Data under study section start
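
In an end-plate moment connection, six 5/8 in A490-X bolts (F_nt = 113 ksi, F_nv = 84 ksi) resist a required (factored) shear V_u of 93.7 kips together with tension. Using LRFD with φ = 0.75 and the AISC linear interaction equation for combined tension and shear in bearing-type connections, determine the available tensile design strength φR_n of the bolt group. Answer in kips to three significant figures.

76.8 kips

A_b = π·0.625²/4 = 0.3068 in²; f_rv = 93.7 / (6 × 0.3068) = 50.9 ksi.
F'_nt = 1.3 F_nt − (F_nt / φF_nv) f_rv = 1.3·113 − (113/(0.75·84))·50.9 = 55.6 ksi, capped at F_nt → F'_nt = 55.6 ksi.
R_n = F'_nt · A_b · n = 55.6 × 0.3068 × 6 = 102.3 kips.
Design strength φR_n = 0.75 × 102.3 = 76.8 kips.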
Data under study section end
* _Task objective_: Your task is to quote all of the data word for word.

* _Result of the task_:
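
In an end-plate moment connection, six 5/8 in A490-X bolts (F_nt = 113 ksi, F_nv = 84 ksi) resist a required (factored) shear V_u of 93.7 kips together with tension. Using LRFD with φ = 0.75 and the AISC linear interaction equation for combined tension and shear in bearing-type connections, determine the available tensile design strength φR_n of the bolt group. Answer in kips to three significant figures.

76.8 kips

A_b = π·0.625²/4 = 0.3068 in²; f_rv = 93.7 / (6 × 0.3068) = 50.9 ksi.
F'_nt = 1.3 F_nt − (F_nt / φF_nv) f_rv = 1.3·113 − (113/(0.75·84))·50.9 = 55.6 ksi, capped at F_nt → F'_nt = 55.6 ksi.
R_n = F'_nt · A_b · n = 55.6 × 0.3068 × 6 = 102.3 kips.
Design strength φR_n = 0.75 × 102.3 = 76.8 kips.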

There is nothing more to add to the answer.